__Your instructions__
Repeat every entry below exactly as given.
________________________
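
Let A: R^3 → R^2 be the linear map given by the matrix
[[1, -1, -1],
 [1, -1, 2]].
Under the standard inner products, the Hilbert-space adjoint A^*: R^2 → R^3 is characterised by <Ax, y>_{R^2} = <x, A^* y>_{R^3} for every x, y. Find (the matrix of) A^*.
A^* = A^T =
[[1, 1],
 [-1, -1],
 [-1, 2]]

For real matrices with standard dot products, the defining identity <Ax, y> = <x, A^* y> gives (Ax)^T y = x^T (A^*) y, i.e. x^T A^T y = x^T (A^*) y. Since this holds for all x, y, we must have A^* = A^T. Therefore
A^* =
[[1, 1],
 [-1, -1],
 [-1, 2]].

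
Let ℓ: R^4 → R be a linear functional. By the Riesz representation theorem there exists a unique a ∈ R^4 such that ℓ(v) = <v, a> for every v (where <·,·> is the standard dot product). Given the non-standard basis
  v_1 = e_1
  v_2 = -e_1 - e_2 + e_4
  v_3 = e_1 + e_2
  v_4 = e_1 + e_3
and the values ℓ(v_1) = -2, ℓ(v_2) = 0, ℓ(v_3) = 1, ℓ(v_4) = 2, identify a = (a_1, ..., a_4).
a = (-2, 3, 4, 1)

Write a = (a_1, ..., a_4) in the standard basis. For each basis vector v_i, ℓ(v_i) = <v_i, a> is a linear equation in the a_j's. Collect the n equations into a matrix system V a = ℓ, where row i of V is v_i (expressed in the standard basis). Since V is invertible (lower-triangular with 1s on the diagonal, up to permutation), solve by back-substitution:
  V =
[[1, 0, 0, 0],
 [-1, -1, 0, 1],
 [1, 1, 0, 0],
 [1, 0, 1, 0]]
  V a = (-2, 0, 1, 2)
Solving gives a = (-2, 3, 4, 1).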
________________________
__Completed task__
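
Let A: R^3 → R^2 be the linear map given by the matrix
[[1, -1, -1],
 [1, -1, 2]].
Under the standard inner products, the Hilbert-space adjoint A^*: R^2 → R^3 is characterised by <Ax, y>_{R^2} = <x, A^* y>_{R^3} for every x, y. Find (the matrix of) A^*.
A^* = A^T =
[[1, 1],
 [-1, -1],
 [-1, 2]]

For real matrices with standard dot products, the defining identity <Ax, y> = <x, A^* y> gives (Ax)^T y = x^T (A^*) y, i.e. x^T A^T y = x^T (A^*) y. Since this holds for all x, y, we must have A^* = A^T. Therefore
A^* =
[[1, 1],
 [-1, -1],
 [-1, 2]].

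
Let ℓ: R^4 → R be a linear functional. By the Riesz representation theorem there exists a unique a ∈ R^4 such that ℓ(v) = <v, a> for every v (where <·,·> is the standard dot product). Given the non-standard basis
  v_1 = e_1
  v_2 = -e_1 - e_2 + e_4
  v_3 = e_1 + e_2
  v_4 = e_1 + e_3
and the values ℓ(v_1) = -2, ℓ(v_2) = 0, ℓ(v_3) = 1, ℓ(v_4) = 2, identify a = (a_1, ..., a_4).
a = (-2, 3, 4, 1)

Write a = (a_1, ..., a_4) in the standard basis. For each basis vector v_i, ℓ(v_i) = <v_i, a> is a linear equation in the a_j's. Collect the n equations into a matrix system V a = ℓ, where row i of V is v_i (expressed in the standard basis). Since V is invertible (lower-triangular with 1s on the diagonal, up to permutation), solve by back-substitution:
  V =
[[1, 0, 0, 0],
 [-1, -1, 0, 1],
 [1, 1, 0, 0],
 [1, 0, 1, 0]]
  V a = (-2, 0, 1, 2)
Solving gives a = (-2, 3, 4, 1).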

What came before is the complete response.